### WORK TO COMPLETE
The listing below is to be copied in full, line by line.
BEGIN
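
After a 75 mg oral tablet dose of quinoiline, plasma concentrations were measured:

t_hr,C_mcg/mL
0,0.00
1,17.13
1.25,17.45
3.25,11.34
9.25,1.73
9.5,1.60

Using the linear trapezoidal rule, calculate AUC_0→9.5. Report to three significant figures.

AUC = 81.3 mcg/mL·hr

Trapezoidal AUC_0→9.5:
  [0→1]: (0.00+17.13)/2 × 1 = 8.565
  [1→1.25]: (17.13+17.45)/2 × 0.25 = 4.3225
  [1.25→3.25]: (17.45+11.34)/2 × 2 = 28.79
  [3.25→9.25]: (11.34+1.73)/2 × 6 = 39.21
  [9.25→9.5]: (1.73+1.60)/2 × 0.25 = 0.41625
  Sum = 81.30375 mcg/mL·hr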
END
### FINISHED EXERCISE
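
After a 75 mg oral tablet dose of quinoiline, plasma concentrations were measured:

t_hr,C_mcg/mL
0,0.00
1,17.13
1.25,17.45
3.25,11.34
9.25,1.73
9.5,1.60

Using the linear trapezoidal rule, calculate AUC_0→9.5. Report to three significant figures.

AUC = 81.3 mcg/mL·hr

Trapezoidal AUC_0→9.5:
  [0→1]: (0.00+17.13)/2 × 1 = 8.565
  [1→1.25]: (17.13+17.45)/2 × 0.25 = 4.3225
  [1.25→3.25]: (17.45+11.34)/2 × 2 = 28.79
  [3.25→9.25]: (11.34+1.73)/2 × 6 = 39.21
  [9.25→9.5]: (1.73+1.60)/2 × 0.25 = 0.41625
  Sum = 81.30375 mcg/mL·hr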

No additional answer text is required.